Go to the line containing "Prove, using the ε-N" in the records below. Repeat it and the lines after it exactly, all the way to the end.

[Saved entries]
───
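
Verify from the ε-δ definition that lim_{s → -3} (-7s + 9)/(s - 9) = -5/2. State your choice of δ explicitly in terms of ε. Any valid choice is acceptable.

Suppose ε > 0. We want δ > 0 with 0 < |s + 3| < δ ⇒ |(-7s + 9)/(s - 9) + 5/2| < ε.
Combining over a common denominator, (-7s + 9)/(s - 9) + 5/2 = [(-7s + 9)·(-12) − 30·(s - 9)] / [(-12)·(s - 9)] = 54(s + 3) / ((-12)(s - 9)).
So |(-7s + 9)/(s - 9) + 5/2| = 54|s + 3| / (12·|s − 9|).
Require δ ≤ 6, so |s − 9| ≥ |-12| − |s + 3| > 12 − 6 = 6.
Hence |(-7s + 9)/(s - 9) + 5/2| < 54|s + 3|/(12·6) = (3/4)|s + 3|, which is < ε once |s + 3| < (4/3)ε.
Take δ = min(6, (4/3)ε). Then 0 < |s + 3| < δ forces both bounds, so |(-7s + 9)/(s - 9) + 5/2| < ε.

δ = min(6, (4/3)ε)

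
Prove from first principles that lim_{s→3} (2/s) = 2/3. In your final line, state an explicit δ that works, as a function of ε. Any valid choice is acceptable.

Let ε > 0 be given. We seek δ > 0 such that 0 < |s − 3| < δ implies |2/s − (2/3)| < ε.
|2/s − (2/3)| = 2·|3 − s|/(3·|s|) = 2|s − 3|/(3|s|).
Require δ ≤ 3/2 so that |s| > 3 − 3/2 = 3/2, hence 3|s| > 9/2.
Then |2/s − (2/3)| < 2|s − 3|/(9/2), which is < ε when |s − 3| < (9/4)ε.
Take δ = min(3/2, (9/4)ε). Then 0 < |s − 3| < δ gives both |s − 3| < 3/2 and |s − 3| < (9/4)ε, so |2/s − (2/3)| < ε.

δ = min(3/2, (9/4)ε)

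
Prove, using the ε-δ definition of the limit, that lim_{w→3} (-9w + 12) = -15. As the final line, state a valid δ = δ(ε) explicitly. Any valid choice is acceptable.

Let ε > 0 be given. We need δ > 0 so that 0 < |w − 3| < δ implies |(-9w + 12) + 15| < ε.
|(-9w + 12) + 15| = |-9w + 27| = 9|w − 3|.
So 9|w − 3| < ε exactly when |w − 3| < ε/9.
Take δ = ε/9. If 0 < |w − 3| < δ then |(-9w + 12) + 15| = 9|w − 3| < 9·(ε/9) = ε.

δ = ε/9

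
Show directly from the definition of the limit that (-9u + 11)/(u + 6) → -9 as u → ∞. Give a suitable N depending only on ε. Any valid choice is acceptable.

N = 65/ε

Suppose ε > 0. We seek N > 0 such that u > N implies |(-9u + 11)/(u + 6) + 9| < ε.
(-9u + 11)/(u + 6) + 9 = ((-9u + 11) − (-9)(u + 6)) / ((u + 6)) = 65/((u + 6)).
For u > 0 we have u + 6 > u, so |(-9u + 11)/(u + 6) + 9| = 65/((u + 6)) < 65/(u) = 65/u.
Thus |(-9u + 11)/(u + 6) + 9| < ε whenever u > 65/ε.
Take N = 65/ε. If u > N then |(-9u + 11)/(u + 6) + 9| < 65/u < ε.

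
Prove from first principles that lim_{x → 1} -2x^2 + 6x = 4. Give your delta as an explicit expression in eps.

Suppose eps > 0. We want delta > 0 such that 0 < |x − 1| < delta implies |(-2x^2 + 6x) − 4| < eps.
(-2x^2 + 6x) − 4 = -2x^2 + 6x - 4 = (x − 1)(-2x + 4).
So |(-2x^2 + 6x) − 4| = |x − 1|·|-2x + 4|.
Require delta ≤ 1. Then |x − 1| < 1 gives |x| < 2, and by the triangle inequality |-2x + 4| ≤ 2·2 + 4 = 8.
Hence |(-2x^2 + 6x) − 4| ≤ 8|x − 1| < eps provided |x − 1| < eps/8.
Choosing delta = min(1, eps/8) ensures both conditions, hence |(-2x^2 + 6x) − 4| < eps.

delta = min(1, eps/8)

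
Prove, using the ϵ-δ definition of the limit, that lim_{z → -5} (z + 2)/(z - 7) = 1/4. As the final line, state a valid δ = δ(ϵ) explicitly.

δ = min(6, 8ϵ)

Fix ϵ > 0. We want δ > 0 with 0 < |z + 5| < δ ⇒ |(z + 2)/(z - 7) − (1/4)| < ϵ.
Combining over a common denominator, (z + 2)/(z - 7) − (1/4) = [(z + 2)·(-12) − (-3)·(z - 7)] / [(-12)·(z - 7)] = -9(z + 5) / ((-12)(z - 7)).
So |(z + 2)/(z - 7) − (1/4)| = 9|z + 5| / (12·|z − 7|).
Restrict δ ≤ 6. Then |z + 5| < 6 gives |z − 7| = |(z + 5) + (-12)| ≥ 12 − 6 = 6.
Hence |(z + 2)/(z - 7) − (1/4)| < 9|z + 5|/(12·6) = (1/8)|z + 5|, which is < ϵ once |z + 5| < 8ϵ.
Take δ = min(6, 8ϵ). Then 0 < |z + 5| < δ forces both bounds, so |(z + 2)/(z - 7) − (1/4)| < ϵ.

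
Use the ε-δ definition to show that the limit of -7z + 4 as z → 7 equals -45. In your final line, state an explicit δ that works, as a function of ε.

δ = ε/7

Fix ε > 0. We need δ > 0 so that 0 < |z − 7| < δ implies |(-7z + 4) + 45| < ε.
|(-7z + 4) + 45| = |-7z + 49| = 7|z − 7|.
Thus it suffices that |z − 7| < ε/7.
Take δ = ε/7. If 0 < |z − 7| < δ then |(-7z + 4) + 45| = 7|z − 7| < 7·(ε/7) = ε.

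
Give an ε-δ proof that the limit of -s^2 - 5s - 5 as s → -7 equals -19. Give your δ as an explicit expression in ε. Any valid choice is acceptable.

Suppose ε > 0. We want δ > 0 such that 0 < |s + 7| < δ implies |(-s^2 - 5s - 5) + 19| < ε.
(-s^2 - 5s - 5) + 19 = -s^2 - 5s + 14 = (s + 7)(-s + 2).
So |(-s^2 - 5s - 5) + 19| = |s + 7|·|-s + 2|.
Assume first that |s + 7| < 1, so |s| < 8. Then |-s + 2| ≤ 8 + 2 = 10.
Hence |(-s^2 - 5s - 5) + 19| ≤ 10|s + 7| < ε provided |s + 7| < ε/10.
Choosing δ = min(1, ε/10) ensures both conditions, hence |(-s^2 - 5s - 5) + 19| < ε.

δ = min(1, ε/10)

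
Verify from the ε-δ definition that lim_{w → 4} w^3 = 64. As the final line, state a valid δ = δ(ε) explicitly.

δ = min(2, ε/76)

Fix ε > 0. We seek δ > 0 with 0 < |w − 4| < δ ⇒ |w^3 − 64| < ε.
Factor: w^3 − 64 = (w − 4)(w^2 + 4w + 16), so |w^3 − 64| = |w − 4|·|w^2 + 4w + 16|.
Restrict δ ≤ 2. Then |w − 4| < 2 gives |w| < 6, so by the triangle inequality |w^2 + 4w + 16| ≤ 6^2 + 4·6 + 16 = 76.
Hence |w^3 − 64| ≤ 76|w − 4|, which is < ε once |w − 4| < ε/76.
Take δ = min(2, ε/76). If 0 < |w − 4| < δ then both bounds hold and |w^3 − 64| ≤ 76|w − 4| < 76·(ε/76) = ε.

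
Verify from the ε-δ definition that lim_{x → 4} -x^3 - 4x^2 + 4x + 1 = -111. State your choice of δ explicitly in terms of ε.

δ = min(2, ε/112)

Let ε > 0. We want δ > 0 such that 0 < |x − 4| < δ implies |(-x^3 - 4x^2 + 4x + 1) + 111| < ε.
(-x^3 - 4x^2 + 4x + 1) + 111 = -x^3 - 4x^2 + 4x + 112 = (x − 4)(-x^2 - 8x - 28).
So |(-x^3 - 4x^2 + 4x + 1) + 111| = |x − 4|·|-x^2 - 8x - 28|.
Assume first that |x − 4| < 2, so |x| < 6. Then |-x^2 - 8x - 28| ≤ 6^2 + 8·6 + 28 = 112.
Hence |(-x^3 - 4x^2 + 4x + 1) + 111| ≤ 112|x − 4| < ε provided |x − 4| < ε/112.
Take δ = min(2, ε/112). Then 0 < |x − 4| < δ gives both |x − 4| < 2 and |x − 4| < ε/112, so |(-x^3 - 4x^2 + 4x + 1) + 111| < ε.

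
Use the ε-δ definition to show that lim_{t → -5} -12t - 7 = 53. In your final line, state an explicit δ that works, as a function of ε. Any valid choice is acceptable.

δ = ε/12

Let ε > 0. We need δ > 0 so that 0 < |t + 5| < δ implies |(-12t - 7) − 53| < ε.
Since (-12t - 7) − 53 = -12(t + 5), we have |(-12t - 7) − 53| = 12|t + 5|.
So 12|t + 5| < ε exactly when |t + 5| < ε/12.
Take δ = ε/12. If 0 < |t + 5| < δ then |(-12t - 7) − 53| = 12|t + 5| < 12·(ε/12) = ε.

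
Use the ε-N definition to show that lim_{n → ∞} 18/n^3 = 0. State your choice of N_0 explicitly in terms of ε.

N_0 = (18/ε)^{1/3}

Let ε > 0. For n ≥ 1, |18/n^3 − 0| = 18/n^3.
18/n^3 < ε ⇔ n^3 > 18/ε ⇔ n > (18/ε)^{1/3}.
Take N_0 = (18/ε)^{1/3}. Then n > N_0 implies 18/n^3 < ε.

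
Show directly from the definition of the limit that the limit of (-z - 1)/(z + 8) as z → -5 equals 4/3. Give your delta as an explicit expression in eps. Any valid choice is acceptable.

Let eps > 0 be given. We want delta > 0 with 0 < |z + 5| < delta ⇒ |(-z - 1)/(z + 8) − (4/3)| < eps.
Combining over a common denominator, (-z - 1)/(z + 8) − (4/3) = [(-z - 1)·3 − 4·(z + 8)] / [3·(z + 8)] = -7(z + 5) / (3(z + 8)).
So |(-z - 1)/(z + 8) − (4/3)| = 7|z + 5| / (3·|z + 8|).
Restrict delta ≤ 3/2. Then |z + 5| < 3/2 gives |z + 8| = |(z + 5) + 3| ≥ 3 − 3/2 = 3/2.
Hence |(-z - 1)/(z + 8) − (4/3)| < 7|z + 5|/(3·(3/2)) = (14/9)|z + 5|, which is < eps once |z + 5| < (9/14)eps.
Take delta = min(3/2, (9/14)eps). Then 0 < |z + 5| < delta forces both bounds, so |(-z - 1)/(z + 8) − (4/3)| < eps.

delta = min(3/2, (9/14)eps)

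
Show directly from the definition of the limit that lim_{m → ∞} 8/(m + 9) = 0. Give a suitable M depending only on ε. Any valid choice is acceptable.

Let ε > 0. For m ≥ 1, |8/(m + 9) − 0| = 8/(m + 9) ≤ 8/m.
We need 8/m < ε, i.e. m > 8/ε.
Take M = 8/ε. If m > M then |8/(m + 9)| ≤ 8/m < ε.

M = 8/ε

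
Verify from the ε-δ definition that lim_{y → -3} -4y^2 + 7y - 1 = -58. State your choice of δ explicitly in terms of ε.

Fix ε > 0. We want δ > 0 such that 0 < |y + 3| < δ implies |(-4y^2 + 7y - 1) + 58| < ε.
(-4y^2 + 7y - 1) + 58 = -4y^2 + 7y + 57 = (y + 3)(-4y + 19).
So |(-4y^2 + 7y - 1) + 58| = |y + 3|·|-4y + 19|.
Require δ ≤ 2. Then |y + 3| < 2 gives |y| < 5, and by the triangle inequality |-4y + 19| ≤ 4·5 + 19 = 39.
Hence |(-4y^2 + 7y - 1) + 58| ≤ 39|y + 3| < ε provided |y + 3| < ε/39.
Take δ = min(2, ε/39). Then 0 < |y + 3| < δ gives both |y + 3| < 2 and |y + 3| < ε/39, so |(-4y^2 + 7y - 1) + 58| < ε.

δ = min(2, ε/39)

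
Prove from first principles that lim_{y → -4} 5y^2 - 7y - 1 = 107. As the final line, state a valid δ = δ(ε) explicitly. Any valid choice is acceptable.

Fix ε > 0. We want δ > 0 such that 0 < |y + 4| < δ implies |(5y^2 - 7y - 1) − 107| < ε.
(5y^2 - 7y - 1) − 107 = 5y^2 - 7y - 108 = (y + 4)(5y - 27).
So |(5y^2 - 7y - 1) − 107| = |y + 4|·|5y - 27|.
Require δ ≤ 1. Then |y + 4| < 1 gives |y| < 5, and by the triangle inequality |5y - 27| ≤ 5·5 + 27 = 52.
Hence |(5y^2 - 7y - 1) − 107| ≤ 52|y + 4| < ε provided |y + 4| < ε/52.
Choosing δ = min(1, ε/52) ensures both conditions, hence |(5y^2 - 7y - 1) − 107| < ε.

δ = min(1, ε/52)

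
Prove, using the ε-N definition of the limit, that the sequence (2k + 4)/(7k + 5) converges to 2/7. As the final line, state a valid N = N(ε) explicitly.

Let ε > 0. For k ≥ 1, |(2k + 4)/(7k + 5) − (2/7)| = |18|/(7(7k + 5)) = 18/(7(7k + 5)).
Since 7k + 5 ≥ 7k for k ≥ 1, this is ≤ 18/(7·7k) = (18/49)/k.
So |(2k + 4)/(7k + 5) − (2/7)| < ε whenever k > (18/49)/ε.
Take N = (18/49)/ε. If k > N then |(2k + 4)/(7k + 5) − (2/7)| ≤ (18/49)/k < ε.

N = (18/49)/ε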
───
Problem solution:
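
Prove, using the ε-N definition of the limit, that the sequence (2k + 4)/(7k + 5) converges to 2/7. As the final line, state a valid N = N(ε) explicitly.

Let ε > 0. For k ≥ 1, |(2k + 4)/(7k + 5) − (2/7)| = |18|/(7(7k + 5)) = 18/(7(7k + 5)).
Since 7k + 5 ≥ 7k for k ≥ 1, this is ≤ 18/(7·7k) = (18/49)/k.
So |(2k + 4)/(7k + 5) − (2/7)| < ε whenever k > (18/49)/ε.
Take N = (18/49)/ε. If k > N then |(2k + 4)/(7k + 5) − (2/7)| ≤ (18/49)/k < ε.

N = (18/49)/ε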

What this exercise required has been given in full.